§ **WHAT THE TASK ASKS**
In the entries below, find each line where the word "must" appears and give only the total count of such lines.

§ **DATA TO USE**

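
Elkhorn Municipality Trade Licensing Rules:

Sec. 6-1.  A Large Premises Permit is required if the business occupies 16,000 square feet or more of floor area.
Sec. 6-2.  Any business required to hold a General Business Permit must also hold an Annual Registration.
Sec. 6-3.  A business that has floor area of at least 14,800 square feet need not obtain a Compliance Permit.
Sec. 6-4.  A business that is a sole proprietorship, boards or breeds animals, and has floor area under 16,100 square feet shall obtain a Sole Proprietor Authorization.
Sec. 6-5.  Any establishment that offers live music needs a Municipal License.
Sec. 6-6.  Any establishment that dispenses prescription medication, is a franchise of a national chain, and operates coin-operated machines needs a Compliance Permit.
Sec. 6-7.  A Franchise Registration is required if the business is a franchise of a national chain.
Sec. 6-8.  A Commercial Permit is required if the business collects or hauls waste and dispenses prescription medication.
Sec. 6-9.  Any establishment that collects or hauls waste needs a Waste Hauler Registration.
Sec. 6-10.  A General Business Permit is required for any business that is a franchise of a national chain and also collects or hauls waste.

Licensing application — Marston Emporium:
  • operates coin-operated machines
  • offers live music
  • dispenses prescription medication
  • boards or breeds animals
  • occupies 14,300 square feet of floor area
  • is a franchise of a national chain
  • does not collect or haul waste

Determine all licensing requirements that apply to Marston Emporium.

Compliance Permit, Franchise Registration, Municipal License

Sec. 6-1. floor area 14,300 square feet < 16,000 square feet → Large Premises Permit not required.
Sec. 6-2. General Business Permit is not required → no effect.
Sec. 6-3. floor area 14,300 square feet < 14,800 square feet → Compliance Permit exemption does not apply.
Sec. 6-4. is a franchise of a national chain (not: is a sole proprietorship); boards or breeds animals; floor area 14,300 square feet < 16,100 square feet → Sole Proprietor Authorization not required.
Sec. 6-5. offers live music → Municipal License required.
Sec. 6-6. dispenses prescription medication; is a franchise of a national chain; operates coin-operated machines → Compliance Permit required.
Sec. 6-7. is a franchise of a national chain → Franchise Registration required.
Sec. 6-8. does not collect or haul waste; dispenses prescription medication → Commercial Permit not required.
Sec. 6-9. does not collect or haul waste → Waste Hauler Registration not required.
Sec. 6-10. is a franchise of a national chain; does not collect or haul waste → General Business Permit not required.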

==

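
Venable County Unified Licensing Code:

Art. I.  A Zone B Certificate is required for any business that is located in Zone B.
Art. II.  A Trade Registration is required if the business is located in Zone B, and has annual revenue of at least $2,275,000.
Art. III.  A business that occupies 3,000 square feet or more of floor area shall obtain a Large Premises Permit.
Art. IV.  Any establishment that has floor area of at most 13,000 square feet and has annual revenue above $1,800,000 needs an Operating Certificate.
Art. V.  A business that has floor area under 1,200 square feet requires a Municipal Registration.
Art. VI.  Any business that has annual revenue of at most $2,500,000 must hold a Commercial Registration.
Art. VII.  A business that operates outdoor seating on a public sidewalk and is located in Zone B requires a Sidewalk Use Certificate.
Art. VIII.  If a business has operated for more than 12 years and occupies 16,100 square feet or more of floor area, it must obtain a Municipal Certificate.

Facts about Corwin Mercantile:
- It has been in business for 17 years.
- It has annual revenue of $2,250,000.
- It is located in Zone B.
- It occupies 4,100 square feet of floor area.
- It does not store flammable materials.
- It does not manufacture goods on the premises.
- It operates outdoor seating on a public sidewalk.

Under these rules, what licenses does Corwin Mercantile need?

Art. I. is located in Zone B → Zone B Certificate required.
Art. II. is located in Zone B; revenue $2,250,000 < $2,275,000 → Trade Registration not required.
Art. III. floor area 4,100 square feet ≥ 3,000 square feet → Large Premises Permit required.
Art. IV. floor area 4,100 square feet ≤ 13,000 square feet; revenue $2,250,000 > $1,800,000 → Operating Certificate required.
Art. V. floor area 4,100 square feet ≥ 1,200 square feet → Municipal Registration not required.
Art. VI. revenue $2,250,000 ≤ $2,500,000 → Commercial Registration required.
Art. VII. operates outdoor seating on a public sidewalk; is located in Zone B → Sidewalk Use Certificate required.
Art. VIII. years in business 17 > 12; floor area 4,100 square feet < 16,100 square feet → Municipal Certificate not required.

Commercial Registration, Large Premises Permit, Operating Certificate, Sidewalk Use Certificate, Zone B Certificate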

§ **SOLUTION TO THE PROBLEM**
3